**WHAT IS NEEDED:**
Only an exact repetition of every entry counts as the answer.

[Stored data]

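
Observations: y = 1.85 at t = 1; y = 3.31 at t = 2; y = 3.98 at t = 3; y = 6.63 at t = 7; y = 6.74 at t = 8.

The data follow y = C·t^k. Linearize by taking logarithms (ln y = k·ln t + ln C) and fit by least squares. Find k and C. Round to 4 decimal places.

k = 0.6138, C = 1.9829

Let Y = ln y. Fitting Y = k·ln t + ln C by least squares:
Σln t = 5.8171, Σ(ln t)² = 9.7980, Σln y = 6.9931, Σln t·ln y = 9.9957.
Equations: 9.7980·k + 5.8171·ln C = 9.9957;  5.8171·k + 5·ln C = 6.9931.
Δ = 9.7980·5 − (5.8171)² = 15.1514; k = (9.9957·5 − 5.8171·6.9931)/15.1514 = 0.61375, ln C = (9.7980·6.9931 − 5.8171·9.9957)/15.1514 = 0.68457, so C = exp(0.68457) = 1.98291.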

**EXERCISE SOLUTION:**
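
Observations: y = 1.85 at t = 1; y = 3.31 at t = 2; y = 3.98 at t = 3; y = 6.63 at t = 7; y = 6.74 at t = 8.

The data follow y = C·t^k. Linearize by taking logarithms (ln y = k·ln t + ln C) and fit by least squares. Find k and C. Round to 4 decimal places.

k = 0.6138, C = 1.9829

Let Y = ln y. Fitting Y = k·ln t + ln C by least squares:
Σln t = 5.8171, Σ(ln t)² = 9.7980, Σln y = 6.9931, Σln t·ln y = 9.9957.
Equations: 9.7980·k + 5.8171·ln C = 9.9957;  5.8171·k + 5·ln C = 6.9931.
Δ = 9.7980·5 − (5.8171)² = 15.1514; k = (9.9957·5 − 5.8171·6.9931)/15.1514 = 0.61375, ln C = (9.7980·6.9931 − 5.8171·9.9957)/15.1514 = 0.68457, so C = exp(0.68457) = 1.98291.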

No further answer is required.